** EXERCISE AIM **
Among the entries below, one line contains "Accept: a, bccba" and another contains "Reject: aa, babaa, b, bb, aabaa, abb, abab". Transcribe those two lines and every line between them, exactly.

....

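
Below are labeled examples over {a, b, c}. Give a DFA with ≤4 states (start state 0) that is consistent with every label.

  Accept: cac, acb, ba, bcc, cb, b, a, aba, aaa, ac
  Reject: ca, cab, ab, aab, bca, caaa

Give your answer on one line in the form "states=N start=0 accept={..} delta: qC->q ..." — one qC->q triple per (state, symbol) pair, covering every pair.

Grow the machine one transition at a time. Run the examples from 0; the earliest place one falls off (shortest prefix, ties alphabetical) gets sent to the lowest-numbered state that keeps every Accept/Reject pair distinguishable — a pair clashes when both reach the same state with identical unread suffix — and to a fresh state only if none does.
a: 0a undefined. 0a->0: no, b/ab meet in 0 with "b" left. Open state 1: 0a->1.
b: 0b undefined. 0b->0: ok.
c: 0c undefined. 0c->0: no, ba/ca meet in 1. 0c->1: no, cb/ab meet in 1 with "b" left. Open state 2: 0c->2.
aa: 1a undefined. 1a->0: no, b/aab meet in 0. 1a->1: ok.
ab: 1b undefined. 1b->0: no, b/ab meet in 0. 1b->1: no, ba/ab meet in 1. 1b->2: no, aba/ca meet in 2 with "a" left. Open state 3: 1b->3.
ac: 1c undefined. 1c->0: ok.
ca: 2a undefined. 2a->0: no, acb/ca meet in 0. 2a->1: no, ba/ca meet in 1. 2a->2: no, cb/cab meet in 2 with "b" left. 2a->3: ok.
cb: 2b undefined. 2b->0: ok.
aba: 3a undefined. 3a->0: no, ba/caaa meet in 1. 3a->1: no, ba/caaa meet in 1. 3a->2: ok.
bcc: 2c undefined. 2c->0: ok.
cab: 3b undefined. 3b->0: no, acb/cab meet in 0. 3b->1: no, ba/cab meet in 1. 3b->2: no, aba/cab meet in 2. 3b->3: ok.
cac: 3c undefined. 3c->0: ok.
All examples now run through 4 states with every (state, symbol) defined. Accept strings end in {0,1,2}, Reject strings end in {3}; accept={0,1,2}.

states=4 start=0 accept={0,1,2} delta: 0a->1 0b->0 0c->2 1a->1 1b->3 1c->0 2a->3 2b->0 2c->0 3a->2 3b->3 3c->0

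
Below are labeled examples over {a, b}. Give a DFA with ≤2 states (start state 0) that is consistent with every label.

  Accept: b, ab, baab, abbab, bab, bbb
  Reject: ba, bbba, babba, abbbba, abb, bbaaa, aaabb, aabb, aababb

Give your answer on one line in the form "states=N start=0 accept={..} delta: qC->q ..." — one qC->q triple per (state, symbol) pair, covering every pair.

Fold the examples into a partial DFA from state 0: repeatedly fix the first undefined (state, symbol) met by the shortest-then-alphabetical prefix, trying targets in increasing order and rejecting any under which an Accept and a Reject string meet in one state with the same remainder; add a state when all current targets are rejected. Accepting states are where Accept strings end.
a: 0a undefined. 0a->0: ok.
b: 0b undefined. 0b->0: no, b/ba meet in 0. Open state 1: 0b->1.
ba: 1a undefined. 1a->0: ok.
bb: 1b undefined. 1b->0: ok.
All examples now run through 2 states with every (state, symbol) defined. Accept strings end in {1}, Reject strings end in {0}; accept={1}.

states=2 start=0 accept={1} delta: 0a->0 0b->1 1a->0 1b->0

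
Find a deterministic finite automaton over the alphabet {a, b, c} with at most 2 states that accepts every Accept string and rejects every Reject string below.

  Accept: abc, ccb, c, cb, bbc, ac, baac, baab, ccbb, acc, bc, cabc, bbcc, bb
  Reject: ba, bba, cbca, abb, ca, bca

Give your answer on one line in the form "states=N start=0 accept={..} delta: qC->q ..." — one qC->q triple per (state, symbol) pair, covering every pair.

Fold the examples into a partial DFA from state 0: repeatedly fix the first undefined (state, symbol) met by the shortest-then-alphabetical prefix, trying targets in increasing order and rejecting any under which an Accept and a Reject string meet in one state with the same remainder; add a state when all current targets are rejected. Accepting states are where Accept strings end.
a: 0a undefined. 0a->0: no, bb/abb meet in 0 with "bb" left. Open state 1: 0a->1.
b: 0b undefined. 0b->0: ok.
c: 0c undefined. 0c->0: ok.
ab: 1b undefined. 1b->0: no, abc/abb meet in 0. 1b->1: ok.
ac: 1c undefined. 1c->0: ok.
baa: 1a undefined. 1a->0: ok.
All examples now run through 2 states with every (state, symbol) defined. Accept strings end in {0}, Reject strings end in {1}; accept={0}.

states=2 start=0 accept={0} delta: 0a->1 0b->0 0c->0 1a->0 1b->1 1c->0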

....

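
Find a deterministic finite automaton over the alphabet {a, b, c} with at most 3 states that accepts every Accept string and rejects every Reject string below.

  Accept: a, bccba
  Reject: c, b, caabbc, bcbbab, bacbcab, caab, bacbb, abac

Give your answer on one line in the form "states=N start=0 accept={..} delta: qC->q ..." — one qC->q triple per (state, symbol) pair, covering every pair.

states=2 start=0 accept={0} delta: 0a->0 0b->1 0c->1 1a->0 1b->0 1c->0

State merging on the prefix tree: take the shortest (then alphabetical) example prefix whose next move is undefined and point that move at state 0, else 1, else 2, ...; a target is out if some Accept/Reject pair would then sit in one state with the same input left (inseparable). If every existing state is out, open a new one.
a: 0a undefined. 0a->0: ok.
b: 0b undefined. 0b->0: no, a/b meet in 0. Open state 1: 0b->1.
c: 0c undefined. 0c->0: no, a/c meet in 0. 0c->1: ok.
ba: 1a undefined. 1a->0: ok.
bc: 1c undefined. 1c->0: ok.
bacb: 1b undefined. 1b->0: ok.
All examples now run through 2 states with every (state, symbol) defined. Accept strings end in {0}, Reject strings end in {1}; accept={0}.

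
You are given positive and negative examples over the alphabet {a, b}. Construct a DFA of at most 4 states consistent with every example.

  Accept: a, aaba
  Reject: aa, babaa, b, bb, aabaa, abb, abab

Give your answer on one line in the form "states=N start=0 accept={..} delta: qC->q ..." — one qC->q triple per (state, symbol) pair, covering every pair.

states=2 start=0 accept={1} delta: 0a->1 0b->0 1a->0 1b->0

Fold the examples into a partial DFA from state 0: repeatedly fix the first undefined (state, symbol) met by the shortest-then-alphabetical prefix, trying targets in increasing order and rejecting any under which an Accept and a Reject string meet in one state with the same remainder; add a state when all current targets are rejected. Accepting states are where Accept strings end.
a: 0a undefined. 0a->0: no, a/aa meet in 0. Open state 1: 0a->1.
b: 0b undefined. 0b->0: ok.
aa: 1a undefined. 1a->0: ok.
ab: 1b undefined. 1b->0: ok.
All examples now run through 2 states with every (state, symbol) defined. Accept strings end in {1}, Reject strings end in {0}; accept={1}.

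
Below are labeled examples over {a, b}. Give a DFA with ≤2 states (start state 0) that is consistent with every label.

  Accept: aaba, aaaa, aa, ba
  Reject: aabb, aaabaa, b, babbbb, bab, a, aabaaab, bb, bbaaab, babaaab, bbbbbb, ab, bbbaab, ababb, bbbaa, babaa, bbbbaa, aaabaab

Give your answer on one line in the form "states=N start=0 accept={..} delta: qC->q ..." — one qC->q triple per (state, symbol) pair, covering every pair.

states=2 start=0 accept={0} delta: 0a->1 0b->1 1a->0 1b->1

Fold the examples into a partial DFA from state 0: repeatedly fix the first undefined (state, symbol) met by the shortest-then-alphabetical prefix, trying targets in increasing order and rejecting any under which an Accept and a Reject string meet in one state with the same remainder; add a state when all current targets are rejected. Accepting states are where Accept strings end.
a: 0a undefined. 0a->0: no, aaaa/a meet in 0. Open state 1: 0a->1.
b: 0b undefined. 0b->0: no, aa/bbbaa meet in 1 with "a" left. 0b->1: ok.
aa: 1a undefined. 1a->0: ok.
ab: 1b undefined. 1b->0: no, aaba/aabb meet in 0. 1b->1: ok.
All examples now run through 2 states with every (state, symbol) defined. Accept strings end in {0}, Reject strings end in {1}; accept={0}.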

....

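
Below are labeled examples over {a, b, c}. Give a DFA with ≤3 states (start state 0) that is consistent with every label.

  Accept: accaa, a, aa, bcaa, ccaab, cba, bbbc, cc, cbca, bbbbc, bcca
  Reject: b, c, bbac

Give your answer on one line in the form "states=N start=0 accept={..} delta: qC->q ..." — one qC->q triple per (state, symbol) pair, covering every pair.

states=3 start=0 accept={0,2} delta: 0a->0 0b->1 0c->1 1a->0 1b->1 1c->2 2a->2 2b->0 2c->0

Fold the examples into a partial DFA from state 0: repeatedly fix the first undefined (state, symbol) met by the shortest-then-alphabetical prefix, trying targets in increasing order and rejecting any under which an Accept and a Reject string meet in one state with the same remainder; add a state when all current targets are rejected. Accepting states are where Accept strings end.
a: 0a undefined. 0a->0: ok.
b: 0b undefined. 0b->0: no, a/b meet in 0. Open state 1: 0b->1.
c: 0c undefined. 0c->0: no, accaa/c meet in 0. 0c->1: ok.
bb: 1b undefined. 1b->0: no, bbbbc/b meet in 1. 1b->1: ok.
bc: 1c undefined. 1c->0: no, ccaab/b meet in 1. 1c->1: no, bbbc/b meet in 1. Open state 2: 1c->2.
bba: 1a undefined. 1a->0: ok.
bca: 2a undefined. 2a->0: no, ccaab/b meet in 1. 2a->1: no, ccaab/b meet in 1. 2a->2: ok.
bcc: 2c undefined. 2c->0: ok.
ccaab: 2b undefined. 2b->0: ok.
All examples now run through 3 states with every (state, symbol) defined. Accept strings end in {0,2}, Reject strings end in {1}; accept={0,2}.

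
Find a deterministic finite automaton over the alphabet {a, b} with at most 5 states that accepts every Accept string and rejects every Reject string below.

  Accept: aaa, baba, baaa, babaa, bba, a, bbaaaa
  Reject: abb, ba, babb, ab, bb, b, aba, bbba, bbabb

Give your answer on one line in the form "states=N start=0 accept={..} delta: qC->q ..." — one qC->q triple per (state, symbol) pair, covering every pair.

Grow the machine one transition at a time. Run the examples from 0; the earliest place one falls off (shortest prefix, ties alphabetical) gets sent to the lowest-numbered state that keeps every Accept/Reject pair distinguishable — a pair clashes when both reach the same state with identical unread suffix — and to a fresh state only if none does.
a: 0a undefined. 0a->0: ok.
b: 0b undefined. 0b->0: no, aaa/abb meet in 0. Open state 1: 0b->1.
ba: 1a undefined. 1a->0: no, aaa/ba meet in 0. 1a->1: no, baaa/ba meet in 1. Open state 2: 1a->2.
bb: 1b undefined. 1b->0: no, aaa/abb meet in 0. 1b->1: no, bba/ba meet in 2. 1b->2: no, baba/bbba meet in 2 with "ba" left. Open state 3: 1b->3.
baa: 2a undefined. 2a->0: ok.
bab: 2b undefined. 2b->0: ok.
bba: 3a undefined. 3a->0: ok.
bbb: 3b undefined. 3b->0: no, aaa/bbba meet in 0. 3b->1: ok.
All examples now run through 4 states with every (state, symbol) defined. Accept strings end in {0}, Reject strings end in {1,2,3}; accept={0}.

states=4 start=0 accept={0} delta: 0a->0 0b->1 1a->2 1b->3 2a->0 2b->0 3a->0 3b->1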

....

** TASK OUTPUT **
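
  Accept: a, bccba
  Reject: c, b, caabbc, bcbbab, bacbcab, caab, bacbb, abac

Give your answer on one line in the form "states=N start=0 accept={..} delta: qC->q ..." — one qC->q triple per (state, symbol) pair, covering every pair.

states=2 start=0 accept={0} delta: 0a->0 0b->1 0c->1 1a->0 1b->0 1c->0

State merging on the prefix tree: take the shortest (then alphabetical) example prefix whose next move is undefined and point that move at state 0, else 1, else 2, ...; a target is out if some Accept/Reject pair would then sit in one state with the same input left (inseparable). If every existing state is out, open a new one.
a: 0a undefined. 0a->0: ok.
b: 0b undefined. 0b->0: no, a/b meet in 0. Open state 1: 0b->1.
c: 0c undefined. 0c->0: no, a/c meet in 0. 0c->1: ok.
ba: 1a undefined. 1a->0: ok.
bc: 1c undefined. 1c->0: ok.
bacb: 1b undefined. 1b->0: ok.
All examples now run through 2 states with every (state, symbol) defined. Accept strings end in {0}, Reject strings end in {1}; accept={0}.

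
You are given positive and negative examples over the alphabet {a, b}. Construct a DFA of at most 4 states consistent with every example.

  Accept: a, aaba
  Reject: aa, babaa, b, bb, aabaa, abb, abab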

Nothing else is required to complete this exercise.